Problem statement:
Write out the whole listing, matching it exactly.

Available data:
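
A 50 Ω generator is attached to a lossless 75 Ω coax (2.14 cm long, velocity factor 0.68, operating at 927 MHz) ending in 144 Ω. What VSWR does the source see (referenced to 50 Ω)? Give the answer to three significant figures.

VSWR ≈ 2.43

λ = v/f = 0.68·c / 927 MHz = 0.22 m
βl = 2π·l/λ = 2π × 0.0972 = 35°
tan(βl) = 0.7
Z_in = Z_0·(Z_L + jZ_0·tanβl)/(Z_0 + jZ_L·tanβl) = 76.4 − j50.2 Ω
Γ_s = (Z_in − Z_s)/(Z_in + Z_s) = (26.4 − j50.2)/(126 − j50.2), |Γ_s| = 0.417
VSWR = (1 + |Γ_s|)/(1 − |Γ_s|)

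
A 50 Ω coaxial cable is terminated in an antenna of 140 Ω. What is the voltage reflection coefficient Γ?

Γ = 0.474

Γ = (Z_L − Z_0)/(Z_L + Z_0) = (140 − 50)/(140 + 50) = 90/190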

Exercise result:
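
A 50 Ω generator is attached to a lossless 75 Ω coax (2.14 cm long, velocity factor 0.68, operating at 927 MHz) ending in 144 Ω. What VSWR does the source see (referenced to 50 Ω)? Give the answer to three significant figures.

VSWR ≈ 2.43

λ = v/f = 0.68·c / 927 MHz = 0.22 m
βl = 2π·l/λ = 2π × 0.0972 = 35°
tan(βl) = 0.7
Z_in = Z_0·(Z_L + jZ_0·tanβl)/(Z_0 + jZ_L·tanβl) = 76.4 − j50.2 Ω
Γ_s = (Z_in − Z_s)/(Z_in + Z_s) = (26.4 − j50.2)/(126 − j50.2), |Γ_s| = 0.417
VSWR = (1 + |Γ_s|)/(1 − |Γ_s|)

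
A 50 Ω coaxial cable is terminated in an antenna of 140 Ω. What is the voltage reflection coefficient Γ?

Γ = 0.474

Γ = (Z_L − Z_0)/(Z_L + Z_0) = (140 − 50)/(140 + 50) = 90/190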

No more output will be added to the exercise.